Keeping every word in place, write out the entries that come next.

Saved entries
▬▬▬

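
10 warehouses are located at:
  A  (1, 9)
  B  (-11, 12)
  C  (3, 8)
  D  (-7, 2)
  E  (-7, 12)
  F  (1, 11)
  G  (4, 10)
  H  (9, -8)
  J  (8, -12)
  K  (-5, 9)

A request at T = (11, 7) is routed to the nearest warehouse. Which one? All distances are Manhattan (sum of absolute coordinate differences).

d(T,A) = |11−1| + |7−9| = 10 + 2 = 12
d(T,B) = |11−(-11)| + |7−12| = 22 + 5 = 27
d(T,C) = |11−3| + |7−8| = 8 + 1 = 9
d(T,D) = |11−(-7)| + |7−2| = 18 + 5 = 23
d(T,E) = |11−(-7)| + |7−12| = 18 + 5 = 23
d(T,F) = |11−1| + |7−11| = 10 + 4 = 14
d(T,G) = |11−4| + |7−10| = 7 + 3 = 10
d(T,H) = |11−9| + |7−(-8)| = 2 + 15 = 17
d(T,J) = |11−8| + |7−(-12)| = 3 + 19 = 22
d(T,K) = |11−(-5)| + |7−9| = 16 + 2 = 18
Minimum is at C.

C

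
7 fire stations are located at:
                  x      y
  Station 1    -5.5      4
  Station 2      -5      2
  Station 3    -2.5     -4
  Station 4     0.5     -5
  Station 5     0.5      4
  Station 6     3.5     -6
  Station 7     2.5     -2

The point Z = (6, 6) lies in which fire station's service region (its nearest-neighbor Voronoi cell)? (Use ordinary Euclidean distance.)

Station 5

Squared Euclidean distances:
d²(Z, Station 1) = (6−(-5.5))² + (6−4)² = 132.25 + 4 = 136.25
d²(Z, Station 2) = (6−(-5))² + (6−2)² = 121 + 16 = 137
d²(Z, Station 3) = (6−(-2.5))² + (6−(-4))² = 72.25 + 100 = 172.25
d²(Z, Station 4) = (6−0.5)² + (6−(-5))² = 30.25 + 121 = 151.25
d²(Z, Station 5) = (6−0.5)² + (6−4)² = 30.25 + 4 = 34.25
d²(Z, Station 6) = (6−3.5)² + (6−(-6))² = 6.25 + 144 = 150.25
d²(Z, Station 7) = (6−2.5)² + (6−(-2))² = 12.25 + 64 = 76.25
The smallest is to Station 5, so Z lies in the Voronoi region of Station 5.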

▬▬▬

Task solution —
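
10 warehouses are located at:
  A  (1, 9)
  B  (-11, 12)
  C  (3, 8)
  D  (-7, 2)
  E  (-7, 12)
  F  (1, 11)
  G  (4, 10)
  H  (9, -8)
  J  (8, -12)
  K  (-5, 9)

A request at T = (11, 7) is routed to the nearest warehouse. Which one? All distances are Manhattan (sum of absolute coordinate differences).

d(T,A) = |11−1| + |7−9| = 10 + 2 = 12
d(T,B) = |11−(-11)| + |7−12| = 22 + 5 = 27
d(T,C) = |11−3| + |7−8| = 8 + 1 = 9
d(T,D) = |11−(-7)| + |7−2| = 18 + 5 = 23
d(T,E) = |11−(-7)| + |7−12| = 18 + 5 = 23
d(T,F) = |11−1| + |7−11| = 10 + 4 = 14
d(T,G) = |11−4| + |7−10| = 7 + 3 = 10
d(T,H) = |11−9| + |7−(-8)| = 2 + 15 = 17
d(T,J) = |11−8| + |7−(-12)| = 3 + 19 = 22
d(T,K) = |11−(-5)| + |7−9| = 16 + 2 = 18
Minimum is at C.

C

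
7 fire stations are located at:
                  x      y
  Station 1    -5.5      4
  Station 2      -5      2
  Station 3    -2.5     -4
  Station 4     0.5     -5
  Station 5     0.5      4
  Station 6     3.5     -6
  Station 7     2.5     -2

The point Z = (6, 6) lies in which fire station's service region (its nearest-neighbor Voronoi cell)? (Use ordinary Euclidean distance.)

Station 5

Squared Euclidean distances:
d²(Z, Station 1) = (6−(-5.5))² + (6−4)² = 132.25 + 4 = 136.25
d²(Z, Station 2) = (6−(-5))² + (6−2)² = 121 + 16 = 137
d²(Z, Station 3) = (6−(-2.5))² + (6−(-4))² = 72.25 + 100 = 172.25
d²(Z, Station 4) = (6−0.5)² + (6−(-5))² = 30.25 + 121 = 151.25
d²(Z, Station 5) = (6−0.5)² + (6−4)² = 30.25 + 4 = 34.25
d²(Z, Station 6) = (6−3.5)² + (6−(-6))² = 6.25 + 144 = 150.25
d²(Z, Station 7) = (6−2.5)² + (6−(-2))² = 12.25 + 64 = 76.25
The smallest is to Station 5, so Z lies in the Voronoi region of Station 5.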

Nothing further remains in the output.